::: EXTRACTED MATERIAL :::

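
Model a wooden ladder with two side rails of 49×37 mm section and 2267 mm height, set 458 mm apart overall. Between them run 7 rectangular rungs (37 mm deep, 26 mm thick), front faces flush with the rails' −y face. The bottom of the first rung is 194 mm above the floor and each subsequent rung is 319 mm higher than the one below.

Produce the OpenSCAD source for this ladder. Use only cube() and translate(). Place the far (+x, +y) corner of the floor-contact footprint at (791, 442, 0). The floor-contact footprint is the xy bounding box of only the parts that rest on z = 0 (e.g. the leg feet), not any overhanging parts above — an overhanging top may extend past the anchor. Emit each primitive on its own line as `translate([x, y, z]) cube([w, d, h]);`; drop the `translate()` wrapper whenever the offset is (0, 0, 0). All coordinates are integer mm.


translate([333, 405, 0]) cube([49, 37, 2267]);
translate([742, 405, 0]) cube([49, 37, 2267]);
translate([382, 405, 194]) cube([360, 37, 26]);
translate([382, 405, 513]) cube([360, 37, 26]);
translate([382, 405, 832]) cube([360, 37, 26]);
translate([382, 405, 1151]) cube([360, 37, 26]);
translate([382, 405, 1470]) cube([360, 37, 26]);
translate([382, 405, 1789]) cube([360, 37, 26]);
translate([382, 405, 2108]) cube([360, 37, 26]);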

:::

__WHAT YOU NEED TO DO__. The line containing "Produce the OpenSCAD" marks the start. Reproduce it and all lines after it through the end of the listing, exactly and alone.

__EXERCISE RESULT__.
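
Produce the OpenSCAD source for this ladder. Use only cube() and translate(). Place the far (+x, +y) corner of the floor-contact footprint at (791, 442, 0). The floor-contact footprint is the xy bounding box of only the parts that rest on z = 0 (e.g. the leg feet), not any overhanging parts above — an overhanging top may extend past the anchor. Emit each primitive on its own line as `translate([x, y, z]) cube([w, d, h]);`; drop the `translate()` wrapper whenever the offset is (0, 0, 0). All coordinates are integer mm.


translate([333, 405, 0]) cube([49, 37, 2267]);
translate([742, 405, 0]) cube([49, 37, 2267]);
translate([382, 405, 194]) cube([360, 37, 26]);
translate([382, 405, 513]) cube([360, 37, 26]);
translate([382, 405, 832]) cube([360, 37, 26]);
translate([382, 405, 1151]) cube([360, 37, 26]);
translate([382, 405, 1470]) cube([360, 37, 26]);
translate([382, 405, 1789]) cube([360, 37, 26]);
translate([382, 405, 2108]) cube([360, 37, 26]);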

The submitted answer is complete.